DATA PROVIDED –
>>>
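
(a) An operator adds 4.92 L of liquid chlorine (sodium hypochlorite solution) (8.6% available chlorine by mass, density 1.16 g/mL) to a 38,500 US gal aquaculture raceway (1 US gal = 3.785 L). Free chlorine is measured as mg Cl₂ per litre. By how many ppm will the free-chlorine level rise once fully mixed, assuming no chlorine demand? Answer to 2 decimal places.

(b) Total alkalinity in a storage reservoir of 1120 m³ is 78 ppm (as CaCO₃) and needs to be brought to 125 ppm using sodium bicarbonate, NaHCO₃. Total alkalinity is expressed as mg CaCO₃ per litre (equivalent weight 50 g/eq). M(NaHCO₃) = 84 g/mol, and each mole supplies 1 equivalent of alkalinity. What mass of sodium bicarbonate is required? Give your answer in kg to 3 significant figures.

(a) Volume: 38,500 US gal × 3.785 L/gal = 145,722 L.
(a) Mass of solution: 4.92 L × 1000 mL/L × 1.16 g/mL = 5707 g.
(a) Available chlorine delivered: 5707 g × 0.086 = 490.8 g as Cl₂.
(a) Concentration rise: 490.8 g / 145,722 L = 3.368 mg/L = 3.37 ppm.

(b) Volume: 1120 m³ = 1,120,000 L.
(b) Alkalinity to add: (125 − 78) = 47 mg/L as CaCO₃ × 1,120,000 L = 52,640 g as CaCO₃.
(b) Equivalents: 52,640 g ÷ 50 g/eq = 1053 eq.
(b) NaHCO₃ supplies 1 eq per mole → 1053 mol.
(b) Mass: 1053 mol × 84 g/mol = 88,440 g.

(a) 3.37 ppm; (b) 88.4 kg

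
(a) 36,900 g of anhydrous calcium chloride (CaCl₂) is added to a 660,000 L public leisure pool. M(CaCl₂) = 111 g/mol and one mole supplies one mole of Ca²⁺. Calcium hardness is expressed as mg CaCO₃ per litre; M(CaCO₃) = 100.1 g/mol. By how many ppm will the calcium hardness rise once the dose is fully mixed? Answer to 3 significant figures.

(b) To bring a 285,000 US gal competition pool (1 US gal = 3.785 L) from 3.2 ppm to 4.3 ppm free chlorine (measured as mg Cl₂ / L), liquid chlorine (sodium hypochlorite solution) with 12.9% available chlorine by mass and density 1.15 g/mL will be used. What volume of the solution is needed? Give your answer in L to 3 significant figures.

(a) 50.4 ppm; (b) 8.00 L

(a) Moles of Ca²⁺: 36,900 g ÷ 111 g/mol = 332.4 mol.
(a) As CaCO₃: 332.4 mol × 100.1 g/mol = 33,280 g.
(a) Rise: 33,280 g / 660,000 L × 1000 = 50.42 mg/L.

(b) Volume: 285,000 US gal × 3.785 L/gal = 1,078,725 L.
(b) Chlorine deficit: 4.3 − 3.2 = 1.1 ppm = 1.1 mg/L as Cl₂.
(b) Cl₂ equivalent needed: 1.1 mg/L × 1,078,725 L = 1,187,000 mg = 1187 g.
(b) Product at 12.9% available chlorine: 1187 / 0.129 = 9198 g.
(b) Volume at density 1.15 g/mL: 9198 g ÷ 1.15 g/mL = 7999 mL.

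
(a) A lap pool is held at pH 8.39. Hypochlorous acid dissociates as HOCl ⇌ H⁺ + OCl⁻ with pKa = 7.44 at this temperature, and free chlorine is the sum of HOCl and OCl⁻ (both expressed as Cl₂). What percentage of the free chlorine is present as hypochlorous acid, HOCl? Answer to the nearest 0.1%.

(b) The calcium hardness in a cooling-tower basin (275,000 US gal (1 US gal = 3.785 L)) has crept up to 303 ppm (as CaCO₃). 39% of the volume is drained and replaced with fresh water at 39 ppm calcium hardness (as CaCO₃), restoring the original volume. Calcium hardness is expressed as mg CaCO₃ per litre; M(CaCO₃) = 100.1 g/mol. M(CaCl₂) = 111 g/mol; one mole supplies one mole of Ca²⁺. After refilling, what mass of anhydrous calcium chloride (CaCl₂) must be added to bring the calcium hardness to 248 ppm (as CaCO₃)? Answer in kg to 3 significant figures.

(a) 10.1%; (b) 55.4 kg

(a) [OCl⁻]/[HOCl] = 10^(pH − pKa) = 10^(8.39 − 7.44) = 10^0.95 = 8.913.
(a) Fraction as HOCl = 1 / (1 + 8.913) = 0.1009.

(b) Volume: 275,000 US gal × 3.785 L/gal = 1,040,875 L.
(b) After draining 39% and refilling: 303 × 0.61 + 39 × 0.39 = 200.04 ppm.
(b) Deficit to target: 248 − 200.04 = 47.96 mg/L.
(b) As CaCO₃: 47.96 mg/L × 1,040,875 L = 49,920 g; ÷ 100.1 = 498.7 mol Ca²⁺.
(b) Mass: 498.7 × 111 = 55,360 g.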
<<<
TASK STATEMENT – Review the entries above and return every line where "mixed" appears.

ANSWER AREA –
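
(a) An operator adds 4.92 L of liquid chlorine (sodium hypochlorite solution) (8.6% available chlorine by mass, density 1.16 g/mL) to a 38,500 US gal aquaculture raceway (1 US gal = 3.785 L). Free chlorine is measured as mg Cl₂ per litre. By how many ppm will the free-chlorine level rise once fully mixed, assuming no chlorine demand? Answer to 2 decimal places.
(a) 36,900 g of anhydrous calcium chloride (CaCl₂) is added to a 660,000 L public leisure pool. M(CaCl₂) = 111 g/mol and one mole supplies one mole of Ca²⁺. Calcium hardness is expressed as mg CaCO₃ per litre; M(CaCO₃) = 100.1 g/mol. By how many ppm will the calcium hardness rise once the dose is fully mixed? Answer to 3 significant figures.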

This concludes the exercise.